#### Records supplied
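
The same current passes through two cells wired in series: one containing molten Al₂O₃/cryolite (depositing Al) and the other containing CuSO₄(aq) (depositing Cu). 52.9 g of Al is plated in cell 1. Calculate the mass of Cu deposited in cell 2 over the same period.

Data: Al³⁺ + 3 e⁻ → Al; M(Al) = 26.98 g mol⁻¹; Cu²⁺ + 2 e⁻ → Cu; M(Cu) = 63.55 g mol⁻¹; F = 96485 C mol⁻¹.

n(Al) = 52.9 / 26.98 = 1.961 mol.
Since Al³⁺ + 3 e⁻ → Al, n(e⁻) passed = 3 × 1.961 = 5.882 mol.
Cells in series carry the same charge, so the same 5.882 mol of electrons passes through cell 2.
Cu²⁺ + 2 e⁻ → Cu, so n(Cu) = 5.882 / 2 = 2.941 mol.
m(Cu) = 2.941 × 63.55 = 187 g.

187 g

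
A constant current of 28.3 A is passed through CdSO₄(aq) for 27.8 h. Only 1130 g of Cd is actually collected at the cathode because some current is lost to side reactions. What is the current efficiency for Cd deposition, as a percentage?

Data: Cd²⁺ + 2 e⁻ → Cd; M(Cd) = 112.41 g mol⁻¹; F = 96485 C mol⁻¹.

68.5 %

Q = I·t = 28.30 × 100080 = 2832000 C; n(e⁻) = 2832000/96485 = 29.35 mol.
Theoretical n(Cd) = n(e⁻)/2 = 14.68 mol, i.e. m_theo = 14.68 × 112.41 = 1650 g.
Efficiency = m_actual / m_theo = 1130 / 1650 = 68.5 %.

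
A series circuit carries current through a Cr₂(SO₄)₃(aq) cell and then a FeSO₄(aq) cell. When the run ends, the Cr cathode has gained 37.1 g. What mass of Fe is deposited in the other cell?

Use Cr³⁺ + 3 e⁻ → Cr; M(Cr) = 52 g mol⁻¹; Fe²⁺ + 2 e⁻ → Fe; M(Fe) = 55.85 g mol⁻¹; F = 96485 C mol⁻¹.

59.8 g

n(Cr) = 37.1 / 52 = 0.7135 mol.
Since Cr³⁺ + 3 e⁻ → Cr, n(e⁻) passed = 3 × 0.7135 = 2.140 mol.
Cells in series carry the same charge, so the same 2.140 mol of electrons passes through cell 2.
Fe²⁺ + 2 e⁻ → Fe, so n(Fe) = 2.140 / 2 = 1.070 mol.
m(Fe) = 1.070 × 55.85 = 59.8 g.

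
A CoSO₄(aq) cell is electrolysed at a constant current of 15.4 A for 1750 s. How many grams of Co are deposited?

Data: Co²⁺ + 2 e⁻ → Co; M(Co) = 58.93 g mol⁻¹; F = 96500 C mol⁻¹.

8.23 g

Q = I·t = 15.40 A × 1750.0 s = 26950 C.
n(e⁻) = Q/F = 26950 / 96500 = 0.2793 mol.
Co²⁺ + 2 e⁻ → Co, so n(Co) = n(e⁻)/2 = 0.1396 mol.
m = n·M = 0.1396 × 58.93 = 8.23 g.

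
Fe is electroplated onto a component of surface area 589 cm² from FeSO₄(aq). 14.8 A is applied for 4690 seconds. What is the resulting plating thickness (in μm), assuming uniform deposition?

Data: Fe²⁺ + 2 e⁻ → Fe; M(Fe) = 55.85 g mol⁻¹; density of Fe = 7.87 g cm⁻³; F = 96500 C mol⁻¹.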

#### What you should do
The lines above, from the first through the one containing "Fe is electroplated", must be restated word for word, with nothing added.

#### Response for this exercise
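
The same current passes through two cells wired in series: one containing molten Al₂O₃/cryolite (depositing Al) and the other containing CuSO₄(aq) (depositing Cu). 52.9 g of Al is plated in cell 1. Calculate the mass of Cu deposited in cell 2 over the same period.

Data: Al³⁺ + 3 e⁻ → Al; M(Al) = 26.98 g mol⁻¹; Cu²⁺ + 2 e⁻ → Cu; M(Cu) = 63.55 g mol⁻¹; F = 96485 C mol⁻¹.

n(Al) = 52.9 / 26.98 = 1.961 mol.
Since Al³⁺ + 3 e⁻ → Al, n(e⁻) passed = 3 × 1.961 = 5.882 mol.
Cells in series carry the same charge, so the same 5.882 mol of electrons passes through cell 2.
Cu²⁺ + 2 e⁻ → Cu, so n(Cu) = 5.882 / 2 = 2.941 mol.
m(Cu) = 2.941 × 63.55 = 187 g.

187 g

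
A constant current of 28.3 A is passed through CdSO₄(aq) for 27.8 h. Only 1130 g of Cd is actually collected at the cathode because some current is lost to side reactions. What is the current efficiency for Cd deposition, as a percentage?

Data: Cd²⁺ + 2 e⁻ → Cd; M(Cd) = 112.41 g mol⁻¹; F = 96485 C mol⁻¹.

68.5 %

Q = I·t = 28.30 × 100080 = 2832000 C; n(e⁻) = 2832000/96485 = 29.35 mol.
Theoretical n(Cd) = n(e⁻)/2 = 14.68 mol, i.e. m_theo = 14.68 × 112.41 = 1650 g.
Efficiency = m_actual / m_theo = 1130 / 1650 = 68.5 %.

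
A series circuit carries current through a Cr₂(SO₄)₃(aq) cell and then a FeSO₄(aq) cell. When the run ends, the Cr cathode has gained 37.1 g. What mass of Fe is deposited in the other cell?

Use Cr³⁺ + 3 e⁻ → Cr; M(Cr) = 52 g mol⁻¹; Fe²⁺ + 2 e⁻ → Fe; M(Fe) = 55.85 g mol⁻¹; F = 96485 C mol⁻¹.

59.8 g

n(Cr) = 37.1 / 52 = 0.7135 mol.
Since Cr³⁺ + 3 e⁻ → Cr, n(e⁻) passed = 3 × 0.7135 = 2.140 mol.
Cells in series carry the same charge, so the same 2.140 mol of electrons passes through cell 2.
Fe²⁺ + 2 e⁻ → Fe, so n(Fe) = 2.140 / 2 = 1.070 mol.
m(Fe) = 1.070 × 55.85 = 59.8 g.

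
A CoSO₄(aq) cell is electrolysed at a constant current of 15.4 A for 1750 s. How many grams of Co are deposited?

Data: Co²⁺ + 2 e⁻ → Co; M(Co) = 58.93 g mol⁻¹; F = 96500 C mol⁻¹.

8.23 g

Q = I·t = 15.40 A × 1750.0 s = 26950 C.
n(e⁻) = Q/F = 26950 / 96500 = 0.2793 mol.
Co²⁺ + 2 e⁻ → Co, so n(Co) = n(e⁻)/2 = 0.1396 mol.
m = n·M = 0.1396 × 58.93 = 8.23 g.

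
Fe is electroplated onto a component of surface area 589 cm² from FeSO₄(aq). 14.8 A is applied for 4690 seconds. What is the resulting plating thickness (in μm), assuming uniform deposition?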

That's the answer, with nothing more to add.